*** Records for this task ***

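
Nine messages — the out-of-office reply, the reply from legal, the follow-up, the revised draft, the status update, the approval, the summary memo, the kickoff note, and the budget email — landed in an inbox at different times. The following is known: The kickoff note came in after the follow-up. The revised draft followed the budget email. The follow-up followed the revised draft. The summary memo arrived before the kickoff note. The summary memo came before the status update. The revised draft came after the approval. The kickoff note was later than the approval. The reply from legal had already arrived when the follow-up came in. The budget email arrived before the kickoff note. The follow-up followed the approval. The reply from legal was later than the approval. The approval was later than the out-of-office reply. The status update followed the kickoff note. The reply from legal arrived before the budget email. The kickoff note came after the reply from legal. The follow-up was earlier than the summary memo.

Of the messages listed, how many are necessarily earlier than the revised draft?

Directly stated before the revised draft: the approval and the budget email.
The out-of-office reply reaches the revised draft via the out-of-office reply → the approval → the revised draft.
The reply from legal reaches the revised draft via the reply from legal → the budget email → the revised draft.
That's the approval, the budget email, the out-of-office reply, and the reply from legal — 4 in all.

4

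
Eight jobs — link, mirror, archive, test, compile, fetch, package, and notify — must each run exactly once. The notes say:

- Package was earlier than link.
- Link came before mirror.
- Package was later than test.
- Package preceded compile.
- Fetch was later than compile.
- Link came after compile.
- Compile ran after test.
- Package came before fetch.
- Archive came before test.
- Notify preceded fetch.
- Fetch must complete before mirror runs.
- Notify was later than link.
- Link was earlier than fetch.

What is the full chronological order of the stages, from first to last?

archive, test, package, compile, link, notify, fetch, mirror

The constraints fix every adjacent pair, so only one ordering works:
archive → test → package → compile → link → notify → fetch → mirror.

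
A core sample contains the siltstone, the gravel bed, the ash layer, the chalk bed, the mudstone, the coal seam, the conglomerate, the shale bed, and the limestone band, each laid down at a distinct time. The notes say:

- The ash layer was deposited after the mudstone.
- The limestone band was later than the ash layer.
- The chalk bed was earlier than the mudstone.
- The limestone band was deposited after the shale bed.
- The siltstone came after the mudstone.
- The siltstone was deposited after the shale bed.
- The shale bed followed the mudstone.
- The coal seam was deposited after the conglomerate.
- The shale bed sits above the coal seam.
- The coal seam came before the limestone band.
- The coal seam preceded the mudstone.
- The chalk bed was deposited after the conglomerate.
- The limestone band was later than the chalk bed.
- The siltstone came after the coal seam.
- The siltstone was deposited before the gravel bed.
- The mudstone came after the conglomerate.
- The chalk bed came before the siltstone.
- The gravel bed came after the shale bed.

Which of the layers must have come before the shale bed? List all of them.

the chalk bed, the coal seam, the conglomerate, the mudstone

Directly stated before the shale bed: the coal seam and the mudstone.
The chalk bed reaches the shale bed via the chalk bed → the mudstone → the shale bed.
The conglomerate reaches the shale bed via the conglomerate → the coal seam → the shale bed.
No chain forces the siltstone (or any of the others) ahead of the shale bed.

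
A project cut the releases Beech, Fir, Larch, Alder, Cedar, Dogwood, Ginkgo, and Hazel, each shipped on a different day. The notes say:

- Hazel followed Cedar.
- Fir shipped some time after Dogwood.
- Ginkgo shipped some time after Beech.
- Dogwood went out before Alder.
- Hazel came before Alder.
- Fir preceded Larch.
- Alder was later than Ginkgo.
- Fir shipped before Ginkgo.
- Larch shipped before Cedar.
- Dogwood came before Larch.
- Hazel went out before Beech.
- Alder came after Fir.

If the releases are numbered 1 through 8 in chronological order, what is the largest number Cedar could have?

4

Cedar must come before Alder, Beech, Ginkgo, and Hazel — 4 releases forced after it.
Everything else can be placed before Cedar in some valid order, so Cedar can sit as late as position 8 − 4 = 4.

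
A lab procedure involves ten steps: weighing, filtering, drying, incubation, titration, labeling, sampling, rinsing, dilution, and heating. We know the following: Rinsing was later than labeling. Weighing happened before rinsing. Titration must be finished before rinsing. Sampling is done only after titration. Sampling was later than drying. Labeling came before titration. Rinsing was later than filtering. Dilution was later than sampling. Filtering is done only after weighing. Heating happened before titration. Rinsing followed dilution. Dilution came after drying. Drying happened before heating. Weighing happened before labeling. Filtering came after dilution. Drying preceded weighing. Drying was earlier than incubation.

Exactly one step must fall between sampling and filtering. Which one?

dilution

Tracing the constraints gives sampling → dilution → filtering, so dilution sits after sampling and before filtering.
No other step is forced both after sampling and before filtering.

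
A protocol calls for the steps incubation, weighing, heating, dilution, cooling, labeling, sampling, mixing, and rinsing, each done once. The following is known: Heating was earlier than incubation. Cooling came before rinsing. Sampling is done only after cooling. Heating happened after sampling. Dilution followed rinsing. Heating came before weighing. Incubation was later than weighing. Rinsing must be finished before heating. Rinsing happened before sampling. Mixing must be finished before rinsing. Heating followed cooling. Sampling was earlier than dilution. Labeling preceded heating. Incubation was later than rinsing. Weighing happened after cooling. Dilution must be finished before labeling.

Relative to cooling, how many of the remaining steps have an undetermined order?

Forced after cooling: dilution, heating, incubation, labeling, rinsing, sampling, and weighing.
That leaves mixing with no forced order relative to cooling — 1.

1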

*** End of Records for this task ***

**Exercise objective**
The listing above holds a line with "- The coal seam came" and a line with "- The siltstone was deposited before". Print the stretch from the first through the second, exactly and alone.

**Result**
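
- The coal seam came before the limestone band.
- The coal seam preceded the mudstone.
- The chalk bed was deposited after the conglomerate.
- The limestone band was later than the chalk bed.
- The siltstone came after the coal seam.
- The siltstone was deposited before the gravel bed.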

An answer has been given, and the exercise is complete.